(Action item) All lines below are to be output exactly as they stand.

(Exercise input)

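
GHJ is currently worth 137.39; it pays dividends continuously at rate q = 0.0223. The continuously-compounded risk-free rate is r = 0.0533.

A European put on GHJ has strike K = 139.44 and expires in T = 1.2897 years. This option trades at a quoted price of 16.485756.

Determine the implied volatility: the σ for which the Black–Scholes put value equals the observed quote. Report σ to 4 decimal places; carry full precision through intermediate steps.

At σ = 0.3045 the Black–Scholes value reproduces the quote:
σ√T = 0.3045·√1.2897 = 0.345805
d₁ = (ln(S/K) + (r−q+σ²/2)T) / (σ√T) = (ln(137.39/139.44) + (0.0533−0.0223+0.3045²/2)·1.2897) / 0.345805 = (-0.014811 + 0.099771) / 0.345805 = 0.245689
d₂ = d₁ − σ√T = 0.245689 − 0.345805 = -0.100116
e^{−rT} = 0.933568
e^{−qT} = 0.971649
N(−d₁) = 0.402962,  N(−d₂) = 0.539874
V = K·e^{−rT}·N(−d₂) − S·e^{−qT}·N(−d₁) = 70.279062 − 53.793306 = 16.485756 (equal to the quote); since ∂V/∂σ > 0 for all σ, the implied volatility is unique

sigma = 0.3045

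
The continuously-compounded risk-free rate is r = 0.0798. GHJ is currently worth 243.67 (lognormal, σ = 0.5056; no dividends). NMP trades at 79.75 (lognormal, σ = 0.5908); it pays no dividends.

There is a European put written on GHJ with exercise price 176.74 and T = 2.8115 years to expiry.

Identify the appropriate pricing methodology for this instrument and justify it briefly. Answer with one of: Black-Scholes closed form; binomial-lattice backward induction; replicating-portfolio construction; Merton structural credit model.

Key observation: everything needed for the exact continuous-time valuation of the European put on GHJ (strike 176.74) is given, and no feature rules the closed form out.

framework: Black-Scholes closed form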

(Answer to the problem)
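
GHJ is currently worth 137.39; it pays dividends continuously at rate q = 0.0223. The continuously-compounded risk-free rate is r = 0.0533.

A European put on GHJ has strike K = 139.44 and expires in T = 1.2897 years. This option trades at a quoted price of 16.485756.

Determine the implied volatility: the σ for which the Black–Scholes put value equals the observed quote. Report σ to 4 decimal places; carry full precision through intermediate steps.

At σ = 0.3045 the Black–Scholes value reproduces the quote:
σ√T = 0.3045·√1.2897 = 0.345805
d₁ = (ln(S/K) + (r−q+σ²/2)T) / (σ√T) = (ln(137.39/139.44) + (0.0533−0.0223+0.3045²/2)·1.2897) / 0.345805 = (-0.014811 + 0.099771) / 0.345805 = 0.245689
d₂ = d₁ − σ√T = 0.245689 − 0.345805 = -0.100116
e^{−rT} = 0.933568
e^{−qT} = 0.971649
N(−d₁) = 0.402962,  N(−d₂) = 0.539874
V = K·e^{−rT}·N(−d₂) − S·e^{−qT}·N(−d₁) = 70.279062 − 53.793306 = 16.485756 (equal to the quote); since ∂V/∂σ > 0 for all σ, the implied volatility is unique

sigma = 0.3045

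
The continuously-compounded risk-free rate is r = 0.0798. GHJ is currently worth 243.67 (lognormal, σ = 0.5056; no dividends). NMP trades at 79.75 (lognormal, σ = 0.5908); it pays no dividends.

There is a European put written on GHJ with exercise price 176.74 and T = 2.8115 years to expiry.

Identify the appropriate pricing methodology for this instrument and justify it briefly. Answer with one of: Black-Scholes closed form; binomial-lattice backward induction; replicating-portfolio construction; Merton structural credit model.

Key observation: everything needed for the exact continuous-time valuation of the European put on GHJ (strike 176.74) is given, and no feature rules the closed form out.

framework: Black-Scholes closed form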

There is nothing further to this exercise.